**YOUR GOAL**
Leave out every line before the one containing "dx/dt = 1.19x(1 - x/423) - 0.0105xy", and set down that line and the rest through the end of the listing exactly.

**DATASET**

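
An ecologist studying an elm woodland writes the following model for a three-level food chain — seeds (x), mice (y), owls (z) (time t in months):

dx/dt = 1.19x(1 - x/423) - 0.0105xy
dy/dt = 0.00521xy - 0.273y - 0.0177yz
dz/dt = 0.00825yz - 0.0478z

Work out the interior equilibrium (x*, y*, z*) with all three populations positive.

From dz/dt = 0: 0.00825y* = 0.0478, so y* = 5.79.
From dx/dt = 0: 1.19(1 - x*/423) = 0.0105·5.79, giving x* = 423·(1 - 0.0511) = 401.
From dy/dt = 0: 0.00521·401 - 0.273 = 0.0177z*, so z* = 1.82/0.0177 = 103.

x* ≈ 401, y* ≈ 5.79, z* ≈ 103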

**EXERCISE ANSWER**
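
dx/dt = 1.19x(1 - x/423) - 0.0105xy
dy/dt = 0.00521xy - 0.273y - 0.0177yz
dz/dt = 0.00825yz - 0.0478z

Work out the interior equilibrium (x*, y*, z*) with all three populations positive.

From dz/dt = 0: 0.00825y* = 0.0478, so y* = 5.79.
From dx/dt = 0: 1.19(1 - x*/423) = 0.0105·5.79, giving x* = 423·(1 - 0.0511) = 401.
From dy/dt = 0: 0.00521·401 - 0.273 = 0.0177z*, so z* = 1.82/0.0177 = 103.

x* ≈ 401, y* ≈ 5.79, z* ≈ 103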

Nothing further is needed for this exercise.